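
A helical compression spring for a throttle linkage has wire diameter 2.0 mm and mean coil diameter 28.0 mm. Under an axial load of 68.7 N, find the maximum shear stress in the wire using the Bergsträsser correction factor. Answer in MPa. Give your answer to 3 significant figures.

670 MPa

Spring index C = D/d = 28.0/2.0 = 14.0000
K_B = (4C+2)/(4C−3) = 58.000/53.000 = 1.0943
τ₀ = 8FD/(πd³) = 8·68.7·28.0/(π·2.0³) = 15388.8/25.133 = 612.3 MPa
τ_max = K·τ₀ = 1.0943 × 612.3 = 670.07 MPa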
__________________________________________________
Please transcribe the entire listing precisely.

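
A helical compression spring for a throttle linkage has wire diameter 2.0 mm and mean coil diameter 28.0 mm. Under an axial load of 68.7 N, find the maximum shear stress in the wire using the Bergsträsser correction factor. Answer in MPa. Give your answer to 3 significant figures.

670 MPa

Spring index C = D/d = 28.0/2.0 = 14.0000
K_B = (4C+2)/(4C−3) = 58.000/53.000 = 1.0943
τ₀ = 8FD/(πd³) = 8·68.7·28.0/(π·2.0³) = 15388.8/25.133 = 612.3 MPa
τ_max = K·τ₀ = 1.0943 × 612.3 = 670.07 MPa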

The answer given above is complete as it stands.